[Work to be completed]:
Where a line of the entries holds the string "program", copy that line.

[Dataset records]:
# # #
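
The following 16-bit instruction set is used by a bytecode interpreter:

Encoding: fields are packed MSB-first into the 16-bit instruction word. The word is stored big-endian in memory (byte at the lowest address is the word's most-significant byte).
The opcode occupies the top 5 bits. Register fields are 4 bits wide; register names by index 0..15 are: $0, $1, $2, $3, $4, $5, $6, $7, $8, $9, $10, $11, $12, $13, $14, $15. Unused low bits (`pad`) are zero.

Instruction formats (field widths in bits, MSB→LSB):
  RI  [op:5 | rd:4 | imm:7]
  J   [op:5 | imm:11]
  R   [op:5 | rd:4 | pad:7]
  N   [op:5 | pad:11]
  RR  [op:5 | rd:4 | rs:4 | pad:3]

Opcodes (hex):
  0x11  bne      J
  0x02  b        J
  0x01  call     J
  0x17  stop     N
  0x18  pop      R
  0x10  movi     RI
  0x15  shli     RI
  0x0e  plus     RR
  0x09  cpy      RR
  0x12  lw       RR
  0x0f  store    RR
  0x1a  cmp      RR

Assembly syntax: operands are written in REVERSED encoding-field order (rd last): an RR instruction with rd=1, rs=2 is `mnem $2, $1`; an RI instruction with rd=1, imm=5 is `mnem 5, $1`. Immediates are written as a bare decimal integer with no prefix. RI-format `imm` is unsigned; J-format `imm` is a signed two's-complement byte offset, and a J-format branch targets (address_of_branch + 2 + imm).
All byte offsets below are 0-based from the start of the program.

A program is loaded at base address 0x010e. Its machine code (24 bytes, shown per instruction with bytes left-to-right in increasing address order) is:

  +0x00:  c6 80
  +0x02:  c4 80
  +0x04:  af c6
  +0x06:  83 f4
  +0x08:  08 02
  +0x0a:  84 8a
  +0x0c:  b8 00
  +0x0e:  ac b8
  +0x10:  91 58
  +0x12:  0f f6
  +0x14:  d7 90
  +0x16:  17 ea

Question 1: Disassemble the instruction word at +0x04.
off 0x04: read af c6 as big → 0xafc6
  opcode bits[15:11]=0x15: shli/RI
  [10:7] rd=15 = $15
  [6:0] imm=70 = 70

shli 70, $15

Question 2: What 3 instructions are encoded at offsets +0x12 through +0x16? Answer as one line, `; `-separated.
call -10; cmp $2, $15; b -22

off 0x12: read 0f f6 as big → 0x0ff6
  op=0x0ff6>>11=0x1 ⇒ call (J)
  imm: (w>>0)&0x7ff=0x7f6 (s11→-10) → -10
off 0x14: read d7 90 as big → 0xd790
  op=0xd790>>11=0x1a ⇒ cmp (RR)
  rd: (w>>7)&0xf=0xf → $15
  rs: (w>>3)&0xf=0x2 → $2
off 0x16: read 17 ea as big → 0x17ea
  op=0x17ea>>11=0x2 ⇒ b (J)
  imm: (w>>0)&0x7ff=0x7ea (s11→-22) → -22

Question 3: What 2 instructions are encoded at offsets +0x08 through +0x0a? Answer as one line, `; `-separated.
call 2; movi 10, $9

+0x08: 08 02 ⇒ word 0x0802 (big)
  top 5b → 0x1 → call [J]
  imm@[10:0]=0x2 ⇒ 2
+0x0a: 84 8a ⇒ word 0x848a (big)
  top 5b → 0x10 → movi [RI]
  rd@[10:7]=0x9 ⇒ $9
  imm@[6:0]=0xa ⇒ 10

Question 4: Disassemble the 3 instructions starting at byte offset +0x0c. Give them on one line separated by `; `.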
# # #
[Task answer]:
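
All byte offsets below are 0-based from the start of the program.
A program is loaded at base address 0x010e. Its machine code (24 bytes, shown per instruction with bytes left-to-right in increasing address order) is: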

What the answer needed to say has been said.